TASK TO COMPLETE: Once you find the line that contains "In the language Butu, the" in the entries below, give it again along with every following line, unchanged, through the final one.

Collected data
····················

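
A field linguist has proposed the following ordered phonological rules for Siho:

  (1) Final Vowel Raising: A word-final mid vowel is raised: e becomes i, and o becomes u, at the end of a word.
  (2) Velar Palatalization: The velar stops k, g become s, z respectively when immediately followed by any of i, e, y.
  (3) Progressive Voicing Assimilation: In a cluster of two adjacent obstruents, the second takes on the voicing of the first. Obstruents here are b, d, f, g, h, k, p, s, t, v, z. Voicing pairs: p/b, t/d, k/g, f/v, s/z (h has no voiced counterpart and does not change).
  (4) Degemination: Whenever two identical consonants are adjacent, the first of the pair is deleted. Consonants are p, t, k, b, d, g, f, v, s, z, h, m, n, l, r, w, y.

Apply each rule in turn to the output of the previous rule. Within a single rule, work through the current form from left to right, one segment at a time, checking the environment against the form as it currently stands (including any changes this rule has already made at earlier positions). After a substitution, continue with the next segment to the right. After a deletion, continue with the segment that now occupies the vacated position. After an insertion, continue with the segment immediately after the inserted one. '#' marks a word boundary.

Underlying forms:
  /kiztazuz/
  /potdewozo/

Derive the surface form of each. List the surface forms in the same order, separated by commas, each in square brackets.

[sizdazuz], [potewozu]

/kiztazuz/:
  (1) Final Vowel Raising: no change — [kiztazuz]
  (2) Velar Palatalization: [kiztazuz] → [siztazuz]
  (3) Progressive Voicing Assimilation: [siztazuz] → [sizdazuz]
  (4) Degemination: no change — [sizdazuz]
/potdewozo/:
  (1) Final Vowel Raising: [potdewozo] → [potdewozu]
  (2) Velar Palatalization: no change — [potdewozu]
  (3) Progressive Voicing Assimilation: [potdewozu] → [pottewozu]
  (4) Degemination: [pottewozu] → [potewozu]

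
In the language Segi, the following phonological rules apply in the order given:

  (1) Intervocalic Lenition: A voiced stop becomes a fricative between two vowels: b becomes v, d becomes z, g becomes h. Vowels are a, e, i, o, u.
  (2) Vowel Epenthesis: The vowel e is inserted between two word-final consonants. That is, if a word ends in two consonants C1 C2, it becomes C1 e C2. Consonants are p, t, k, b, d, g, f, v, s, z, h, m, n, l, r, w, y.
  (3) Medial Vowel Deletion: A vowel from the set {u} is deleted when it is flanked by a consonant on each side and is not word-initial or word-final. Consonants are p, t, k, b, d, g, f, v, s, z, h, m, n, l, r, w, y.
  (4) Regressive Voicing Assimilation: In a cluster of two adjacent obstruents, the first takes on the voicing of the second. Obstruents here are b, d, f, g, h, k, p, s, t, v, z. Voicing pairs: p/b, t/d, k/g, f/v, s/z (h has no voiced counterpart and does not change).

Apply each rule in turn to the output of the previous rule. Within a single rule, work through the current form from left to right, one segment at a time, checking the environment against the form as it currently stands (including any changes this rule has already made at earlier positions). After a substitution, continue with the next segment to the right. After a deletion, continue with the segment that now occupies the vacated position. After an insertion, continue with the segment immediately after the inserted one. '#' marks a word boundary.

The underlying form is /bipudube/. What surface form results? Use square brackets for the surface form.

(1) Intervocalic Lenition: [bipudube] → [bipuzuve]
(2) Vowel Epenthesis: no change — [bipuzuve]
(3) Medial Vowel Deletion: [bipuzuve] → [bipzve]
(4) Regressive Voicing Assimilation: [bipzve] → [bibzve]

[bibzve]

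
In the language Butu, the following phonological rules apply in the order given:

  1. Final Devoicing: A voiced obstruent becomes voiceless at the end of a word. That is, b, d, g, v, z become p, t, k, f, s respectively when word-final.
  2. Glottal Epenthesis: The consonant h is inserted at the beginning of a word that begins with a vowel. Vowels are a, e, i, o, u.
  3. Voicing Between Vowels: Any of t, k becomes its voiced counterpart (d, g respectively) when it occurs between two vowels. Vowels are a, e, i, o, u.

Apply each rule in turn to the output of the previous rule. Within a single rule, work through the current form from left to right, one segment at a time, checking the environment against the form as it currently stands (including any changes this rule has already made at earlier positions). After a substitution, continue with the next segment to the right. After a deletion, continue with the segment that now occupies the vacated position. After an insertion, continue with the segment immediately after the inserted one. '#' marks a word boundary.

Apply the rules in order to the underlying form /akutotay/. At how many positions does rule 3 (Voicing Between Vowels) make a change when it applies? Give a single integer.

3

1 Final Devoicing: no change — [akutotay]
2 Glottal Epenthesis: [akutotay] → [hakutotay]
3 Voicing Between Vowels: [hakutotay] → [hagudoday]
Rule 3 changed 3 position(s).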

····················

SOLUTION TO THIS EXERCISE:
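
In the language Butu, the following phonological rules apply in the order given:

  1. Final Devoicing: A voiced obstruent becomes voiceless at the end of a word. That is, b, d, g, v, z become p, t, k, f, s respectively when word-final.
  2. Glottal Epenthesis: The consonant h is inserted at the beginning of a word that begins with a vowel. Vowels are a, e, i, o, u.
  3. Voicing Between Vowels: Any of t, k becomes its voiced counterpart (d, g respectively) when it occurs between two vowels. Vowels are a, e, i, o, u.

Apply each rule in turn to the output of the previous rule. Within a single rule, work through the current form from left to right, one segment at a time, checking the environment against the form as it currently stands (including any changes this rule has already made at earlier positions). After a substitution, continue with the next segment to the right. After a deletion, continue with the segment that now occupies the vacated position. After an insertion, continue with the segment immediately after the inserted one. '#' marks a word boundary.

Apply the rules in order to the underlying form /akutotay/. At how many positions does rule 3 (Voicing Between Vowels) make a change when it applies? Give a single integer.

3

1 Final Devoicing: no change — [akutotay]
2 Glottal Epenthesis: [akutotay] → [hakutotay]
3 Voicing Between Vowels: [hakutotay] → [hagudoday]
Rule 3 changed 3 position(s).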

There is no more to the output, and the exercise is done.